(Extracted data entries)
--------------------------------

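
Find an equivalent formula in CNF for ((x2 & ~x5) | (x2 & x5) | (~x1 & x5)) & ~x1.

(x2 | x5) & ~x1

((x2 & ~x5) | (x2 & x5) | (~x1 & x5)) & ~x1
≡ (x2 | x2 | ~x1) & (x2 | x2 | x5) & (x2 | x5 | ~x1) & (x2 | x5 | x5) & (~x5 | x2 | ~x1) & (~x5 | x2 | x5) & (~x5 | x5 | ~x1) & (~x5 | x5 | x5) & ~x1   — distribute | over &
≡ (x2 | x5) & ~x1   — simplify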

--------------------------------

* **YOUR INSTRUCTIONS**
Could you repeat every record above exactly as it stands?

* **REPLY**
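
Find an equivalent formula in CNF for ((x2 & ~x5) | (x2 & x5) | (~x1 & x5)) & ~x1.

(x2 | x5) & ~x1

((x2 & ~x5) | (x2 & x5) | (~x1 & x5)) & ~x1
≡ (x2 | x2 | ~x1) & (x2 | x2 | x5) & (x2 | x5 | ~x1) & (x2 | x5 | x5) & (~x5 | x2 | ~x1) & (~x5 | x2 | x5) & (~x5 | x5 | ~x1) & (~x5 | x5 | x5) & ~x1   — distribute | over &
≡ (x2 | x5) & ~x1   — simplify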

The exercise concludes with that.